● **What is required**
Wherever "street" shows up in the records below, copy the whole line.

● ● ● ● ●

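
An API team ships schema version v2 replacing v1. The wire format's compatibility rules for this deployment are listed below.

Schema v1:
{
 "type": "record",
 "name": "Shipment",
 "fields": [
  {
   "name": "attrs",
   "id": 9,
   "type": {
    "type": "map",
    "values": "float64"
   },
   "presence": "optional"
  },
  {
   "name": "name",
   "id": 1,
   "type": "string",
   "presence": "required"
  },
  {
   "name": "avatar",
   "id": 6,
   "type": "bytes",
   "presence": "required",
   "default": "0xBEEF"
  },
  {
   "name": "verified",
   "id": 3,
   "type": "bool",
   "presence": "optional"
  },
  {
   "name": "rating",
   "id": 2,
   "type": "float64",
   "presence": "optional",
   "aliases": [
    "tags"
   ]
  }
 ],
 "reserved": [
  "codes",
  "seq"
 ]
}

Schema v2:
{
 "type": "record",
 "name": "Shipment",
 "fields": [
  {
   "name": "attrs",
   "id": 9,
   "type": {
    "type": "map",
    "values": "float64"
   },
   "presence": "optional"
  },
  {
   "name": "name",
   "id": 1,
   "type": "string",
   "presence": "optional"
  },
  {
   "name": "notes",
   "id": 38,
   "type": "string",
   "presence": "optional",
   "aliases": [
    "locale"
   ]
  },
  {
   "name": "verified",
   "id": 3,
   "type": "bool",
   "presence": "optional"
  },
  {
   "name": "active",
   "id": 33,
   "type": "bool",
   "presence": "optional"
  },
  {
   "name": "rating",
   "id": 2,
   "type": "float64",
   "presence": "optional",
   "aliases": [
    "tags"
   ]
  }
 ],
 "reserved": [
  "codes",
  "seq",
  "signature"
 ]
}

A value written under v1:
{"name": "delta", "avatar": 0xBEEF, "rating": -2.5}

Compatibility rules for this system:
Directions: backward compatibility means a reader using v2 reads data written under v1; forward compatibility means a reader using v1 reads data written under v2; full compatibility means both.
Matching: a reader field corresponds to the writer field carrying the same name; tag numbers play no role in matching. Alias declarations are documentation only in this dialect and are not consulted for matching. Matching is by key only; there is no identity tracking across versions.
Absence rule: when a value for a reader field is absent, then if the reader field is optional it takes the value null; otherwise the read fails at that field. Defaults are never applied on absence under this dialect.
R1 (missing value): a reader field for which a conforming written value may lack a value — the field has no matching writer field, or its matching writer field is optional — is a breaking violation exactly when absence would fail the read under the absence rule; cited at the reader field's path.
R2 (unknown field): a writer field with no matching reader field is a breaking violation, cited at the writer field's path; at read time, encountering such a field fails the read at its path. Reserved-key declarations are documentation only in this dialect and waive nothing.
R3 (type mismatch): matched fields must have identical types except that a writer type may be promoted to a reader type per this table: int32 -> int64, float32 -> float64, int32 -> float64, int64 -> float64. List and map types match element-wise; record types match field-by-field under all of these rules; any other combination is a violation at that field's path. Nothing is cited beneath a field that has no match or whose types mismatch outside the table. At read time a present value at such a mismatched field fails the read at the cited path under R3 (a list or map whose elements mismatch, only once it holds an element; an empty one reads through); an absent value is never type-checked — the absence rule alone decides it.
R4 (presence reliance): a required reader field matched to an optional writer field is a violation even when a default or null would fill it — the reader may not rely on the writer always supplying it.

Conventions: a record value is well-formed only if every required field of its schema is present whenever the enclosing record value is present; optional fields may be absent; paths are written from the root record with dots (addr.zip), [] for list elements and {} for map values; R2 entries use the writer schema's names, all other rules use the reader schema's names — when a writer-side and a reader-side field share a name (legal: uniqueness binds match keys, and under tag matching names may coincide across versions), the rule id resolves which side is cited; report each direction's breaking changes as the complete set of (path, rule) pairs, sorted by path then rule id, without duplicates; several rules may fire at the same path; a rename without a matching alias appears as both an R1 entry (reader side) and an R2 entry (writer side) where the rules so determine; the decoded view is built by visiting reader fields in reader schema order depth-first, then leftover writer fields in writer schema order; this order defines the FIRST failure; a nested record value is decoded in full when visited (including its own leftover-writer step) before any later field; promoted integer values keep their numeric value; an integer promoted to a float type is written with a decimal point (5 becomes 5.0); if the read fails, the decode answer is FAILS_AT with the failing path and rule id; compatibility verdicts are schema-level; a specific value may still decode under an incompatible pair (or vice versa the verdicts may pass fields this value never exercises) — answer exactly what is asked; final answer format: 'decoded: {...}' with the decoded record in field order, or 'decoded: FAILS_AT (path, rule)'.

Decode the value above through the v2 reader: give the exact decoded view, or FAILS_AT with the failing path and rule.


each type pair in Shipment: writer, then reader
decoding the Shipment value with the v2 reader:
  attrs := null (not supplied -> null)
  name := "delta"
  notes := null (not supplied -> null)
  verified := null (not supplied -> null)
  active := null (not supplied -> null)
  rating := -2.5
  read fails at avatar under R2 (unknown field)
  => FAILS_AT (avatar, R2)
the rest of the Shipment diff is inert for this question:
  added field notes to record Shipment: optional string, tag 38 (in v2 it sits immediately before verified) -> a verdict-level change on Shipment — the shown value reads the same
  added field active to record Shipment: optional bool, tag 33 (in v2 it sits immediately before rating) -> a verdict-level change on Shipment — the shown value reads the same
  field name in record Shipment: required changed to optional -> a verdict-level change on Shipment — the shown value reads the same

decoded: FAILS_AT (avatar, R2)


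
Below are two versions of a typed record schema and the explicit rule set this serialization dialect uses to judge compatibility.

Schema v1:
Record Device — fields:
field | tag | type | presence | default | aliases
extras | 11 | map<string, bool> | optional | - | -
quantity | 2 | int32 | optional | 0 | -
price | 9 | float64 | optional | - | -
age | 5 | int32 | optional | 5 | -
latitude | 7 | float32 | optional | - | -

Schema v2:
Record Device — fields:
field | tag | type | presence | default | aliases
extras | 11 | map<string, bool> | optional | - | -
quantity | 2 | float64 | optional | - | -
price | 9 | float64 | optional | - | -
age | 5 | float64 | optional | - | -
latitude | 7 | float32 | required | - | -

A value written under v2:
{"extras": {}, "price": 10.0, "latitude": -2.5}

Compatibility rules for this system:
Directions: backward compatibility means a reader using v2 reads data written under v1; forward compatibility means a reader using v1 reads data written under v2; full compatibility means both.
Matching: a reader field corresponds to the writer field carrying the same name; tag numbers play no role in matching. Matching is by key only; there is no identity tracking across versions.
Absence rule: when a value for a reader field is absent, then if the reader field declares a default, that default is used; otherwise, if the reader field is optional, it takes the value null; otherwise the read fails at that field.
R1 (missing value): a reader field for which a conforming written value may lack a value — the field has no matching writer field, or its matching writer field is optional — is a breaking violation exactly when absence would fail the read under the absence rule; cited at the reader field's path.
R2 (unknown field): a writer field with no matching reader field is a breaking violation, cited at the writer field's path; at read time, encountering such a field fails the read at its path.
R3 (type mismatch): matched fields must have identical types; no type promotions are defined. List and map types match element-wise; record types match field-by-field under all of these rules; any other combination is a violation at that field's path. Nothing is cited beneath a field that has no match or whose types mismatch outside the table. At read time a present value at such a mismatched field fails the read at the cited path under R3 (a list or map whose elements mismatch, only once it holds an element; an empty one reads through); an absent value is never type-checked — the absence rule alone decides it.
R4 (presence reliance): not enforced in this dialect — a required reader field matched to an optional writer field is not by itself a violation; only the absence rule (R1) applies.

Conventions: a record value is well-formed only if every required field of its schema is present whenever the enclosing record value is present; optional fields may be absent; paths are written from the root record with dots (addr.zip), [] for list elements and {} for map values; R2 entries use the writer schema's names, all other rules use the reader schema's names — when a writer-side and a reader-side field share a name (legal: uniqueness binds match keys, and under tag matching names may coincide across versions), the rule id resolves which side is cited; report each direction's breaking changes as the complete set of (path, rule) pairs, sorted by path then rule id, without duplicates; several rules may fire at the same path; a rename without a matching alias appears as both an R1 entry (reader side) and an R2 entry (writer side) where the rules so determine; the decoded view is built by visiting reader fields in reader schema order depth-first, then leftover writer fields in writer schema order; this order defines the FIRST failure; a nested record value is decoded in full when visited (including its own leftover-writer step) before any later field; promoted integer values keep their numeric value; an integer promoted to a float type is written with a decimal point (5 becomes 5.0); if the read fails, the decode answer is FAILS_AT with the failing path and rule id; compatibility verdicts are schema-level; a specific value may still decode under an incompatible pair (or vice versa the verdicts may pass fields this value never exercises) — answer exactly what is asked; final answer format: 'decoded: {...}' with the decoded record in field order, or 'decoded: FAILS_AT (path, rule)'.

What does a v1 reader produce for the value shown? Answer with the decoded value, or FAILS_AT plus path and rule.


the writer's type comes first in each Device pair
migrating the Device value to v1:
  extras := {}
  quantity := 0 (no value, default fills)
  price := 10.0
  age := 5 (no value, default fills)
  latitude := -2.5
  => decoded: {"extras": {}, "quantity": 0, "price": 10.0, "age": 5, "latitude": -2.5}
the rest of the Device diff is inert for this question:
  field age in record Device: type int32 changed to float64 (its default is dropped) -> a verdict-level change on Device — the shown value reads the same
  field quantity in record Device: type int32 changed to float64 (its default is dropped) -> a verdict-level change on Device — the shown value reads the same
  field latitude in record Device: optional changed to required -> a verdict-level change on Device — the shown value reads the same

decoded: {"extras": {}, "quantity": 0, "price": 10.0, "age": 5, "latitude": -2.5}


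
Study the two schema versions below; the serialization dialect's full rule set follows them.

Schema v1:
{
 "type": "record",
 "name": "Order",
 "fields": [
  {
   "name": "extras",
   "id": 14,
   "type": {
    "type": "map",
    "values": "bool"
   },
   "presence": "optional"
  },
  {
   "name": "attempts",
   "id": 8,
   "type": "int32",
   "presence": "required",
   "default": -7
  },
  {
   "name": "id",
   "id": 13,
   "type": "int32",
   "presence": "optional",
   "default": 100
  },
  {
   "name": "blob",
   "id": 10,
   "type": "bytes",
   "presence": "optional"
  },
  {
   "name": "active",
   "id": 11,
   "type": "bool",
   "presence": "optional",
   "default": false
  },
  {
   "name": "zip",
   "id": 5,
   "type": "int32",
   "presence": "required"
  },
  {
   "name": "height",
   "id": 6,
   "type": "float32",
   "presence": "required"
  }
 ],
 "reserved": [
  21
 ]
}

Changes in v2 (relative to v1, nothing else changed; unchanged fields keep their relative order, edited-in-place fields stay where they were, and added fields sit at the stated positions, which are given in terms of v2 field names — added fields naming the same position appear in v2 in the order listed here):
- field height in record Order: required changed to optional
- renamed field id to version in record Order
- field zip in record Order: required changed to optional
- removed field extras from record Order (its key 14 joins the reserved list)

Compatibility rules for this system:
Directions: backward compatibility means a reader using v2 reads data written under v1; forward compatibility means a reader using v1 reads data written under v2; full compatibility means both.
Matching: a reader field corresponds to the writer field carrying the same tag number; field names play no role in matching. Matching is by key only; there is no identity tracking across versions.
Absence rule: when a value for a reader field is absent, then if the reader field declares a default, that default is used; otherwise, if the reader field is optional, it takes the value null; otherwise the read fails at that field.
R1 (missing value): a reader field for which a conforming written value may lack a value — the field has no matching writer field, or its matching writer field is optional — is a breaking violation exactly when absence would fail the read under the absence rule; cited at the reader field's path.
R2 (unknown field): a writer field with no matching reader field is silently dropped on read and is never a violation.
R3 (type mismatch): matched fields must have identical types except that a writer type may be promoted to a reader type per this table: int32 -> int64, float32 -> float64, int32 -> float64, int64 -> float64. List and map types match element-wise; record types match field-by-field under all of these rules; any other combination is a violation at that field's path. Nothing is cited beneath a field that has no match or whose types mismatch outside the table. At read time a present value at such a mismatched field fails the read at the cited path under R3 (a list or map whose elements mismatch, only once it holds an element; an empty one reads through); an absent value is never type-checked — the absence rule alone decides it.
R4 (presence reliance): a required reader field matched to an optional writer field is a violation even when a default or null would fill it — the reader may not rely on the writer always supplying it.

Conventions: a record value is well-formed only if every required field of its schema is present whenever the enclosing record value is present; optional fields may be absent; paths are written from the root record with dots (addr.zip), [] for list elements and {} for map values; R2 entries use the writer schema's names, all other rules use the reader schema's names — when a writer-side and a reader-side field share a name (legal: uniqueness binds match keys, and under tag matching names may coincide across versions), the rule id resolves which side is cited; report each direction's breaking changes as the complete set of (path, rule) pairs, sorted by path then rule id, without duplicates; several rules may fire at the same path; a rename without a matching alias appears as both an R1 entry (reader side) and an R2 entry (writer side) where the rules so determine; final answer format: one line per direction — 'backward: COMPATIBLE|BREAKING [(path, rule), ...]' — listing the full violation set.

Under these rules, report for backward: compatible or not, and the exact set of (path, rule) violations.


arrows below run writer -> reader for Order
backward pass over Order, reader schema v2, writer schema v1:
  int32 -> int32, writer required: attempts aligns to attempts
  int32 -> int32, writer optional: version aligns to id
  bytes -> bytes, writer optional: blob aligns to blob
  bool -> bool, writer optional: active aligns to active
  int32 -> int32, writer required: zip aligns to zip
  float32 -> float32, writer required: height aligns to height
  extras (writer side), unknown to reader
  nothing fires on Order: backward is COMPATIBLE
checking off the Order differences that do not matter here:
  field height in record Order: required changed to optional -> its effect on Order is confined to the forward direction, not asked
  renamed field id to version in record Order -> no rule fires on it in Order's dialect; the asked verdict holds
  field zip in record Order: required changed to optional -> its effect on Order is confined to the forward direction, not asked
  removed field extras from record Order (its key 14 joins the reserved list) -> no rule fires on it in Order's dialect; the asked verdict holds

backward: COMPATIBLE []


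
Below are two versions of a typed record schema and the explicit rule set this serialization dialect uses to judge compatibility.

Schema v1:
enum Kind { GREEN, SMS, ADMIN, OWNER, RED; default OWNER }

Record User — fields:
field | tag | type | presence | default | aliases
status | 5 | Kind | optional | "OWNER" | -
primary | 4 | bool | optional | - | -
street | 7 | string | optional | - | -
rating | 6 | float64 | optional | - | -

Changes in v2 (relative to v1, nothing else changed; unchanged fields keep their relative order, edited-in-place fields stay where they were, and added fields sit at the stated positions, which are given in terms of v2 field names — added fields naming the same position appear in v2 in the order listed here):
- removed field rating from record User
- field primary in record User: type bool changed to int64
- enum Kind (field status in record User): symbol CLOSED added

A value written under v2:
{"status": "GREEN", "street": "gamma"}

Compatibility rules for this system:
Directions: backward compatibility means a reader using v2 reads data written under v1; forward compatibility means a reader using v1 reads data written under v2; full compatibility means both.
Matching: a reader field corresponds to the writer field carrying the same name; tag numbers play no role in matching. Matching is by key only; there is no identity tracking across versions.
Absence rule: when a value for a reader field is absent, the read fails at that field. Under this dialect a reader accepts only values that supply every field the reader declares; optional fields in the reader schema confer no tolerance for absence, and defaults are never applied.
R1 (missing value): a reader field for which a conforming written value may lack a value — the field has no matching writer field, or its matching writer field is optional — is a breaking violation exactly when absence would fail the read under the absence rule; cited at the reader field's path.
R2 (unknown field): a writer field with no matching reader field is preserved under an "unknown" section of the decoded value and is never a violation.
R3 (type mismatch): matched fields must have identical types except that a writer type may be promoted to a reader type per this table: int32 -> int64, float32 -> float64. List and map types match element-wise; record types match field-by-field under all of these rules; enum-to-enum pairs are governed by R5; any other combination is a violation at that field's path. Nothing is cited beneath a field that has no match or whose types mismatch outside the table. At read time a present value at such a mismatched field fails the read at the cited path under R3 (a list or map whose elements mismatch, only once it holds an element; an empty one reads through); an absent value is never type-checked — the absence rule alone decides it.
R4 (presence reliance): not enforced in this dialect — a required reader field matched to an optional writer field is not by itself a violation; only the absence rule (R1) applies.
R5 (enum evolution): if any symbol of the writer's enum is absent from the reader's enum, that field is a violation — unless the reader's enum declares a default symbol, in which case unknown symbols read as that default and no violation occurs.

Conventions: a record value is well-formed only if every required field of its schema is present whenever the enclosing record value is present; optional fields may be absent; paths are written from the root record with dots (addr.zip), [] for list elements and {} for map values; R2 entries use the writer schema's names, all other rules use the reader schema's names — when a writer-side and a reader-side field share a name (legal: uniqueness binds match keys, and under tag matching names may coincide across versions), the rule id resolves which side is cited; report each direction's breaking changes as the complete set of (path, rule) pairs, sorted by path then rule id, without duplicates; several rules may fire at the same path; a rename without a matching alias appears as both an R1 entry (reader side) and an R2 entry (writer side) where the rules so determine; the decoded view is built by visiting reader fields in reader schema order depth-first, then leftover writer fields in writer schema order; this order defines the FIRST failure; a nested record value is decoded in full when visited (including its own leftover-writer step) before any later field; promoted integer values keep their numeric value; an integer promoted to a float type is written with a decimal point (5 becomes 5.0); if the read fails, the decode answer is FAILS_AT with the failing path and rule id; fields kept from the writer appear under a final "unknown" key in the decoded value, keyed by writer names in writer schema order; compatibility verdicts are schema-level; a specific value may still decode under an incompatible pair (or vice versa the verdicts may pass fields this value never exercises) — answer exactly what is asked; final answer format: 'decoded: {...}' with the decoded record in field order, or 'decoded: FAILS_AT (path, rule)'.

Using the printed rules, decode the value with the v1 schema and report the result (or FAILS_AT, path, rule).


decoded: FAILS_AT (primary, R1)

arrows below run writer -> reader for User
decoding the User value with the v1 reader:
  status := "GREEN"
  read fails at primary under R1 (no fill)
  => FAILS_AT (primary, R1)
diffs on User not affecting the asked answer:
  removed field rating from record User -> shifts the User verdicts, not this decode
  enum Kind (field status in record User): symbol CLOSED added -> inert under this dialect — no rule fires on User and the result does not move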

● ● ● ● ●

● **Result for this exercise**
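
street | 7 | string | optional | - | -
{"status": "GREEN", "street": "gamma"}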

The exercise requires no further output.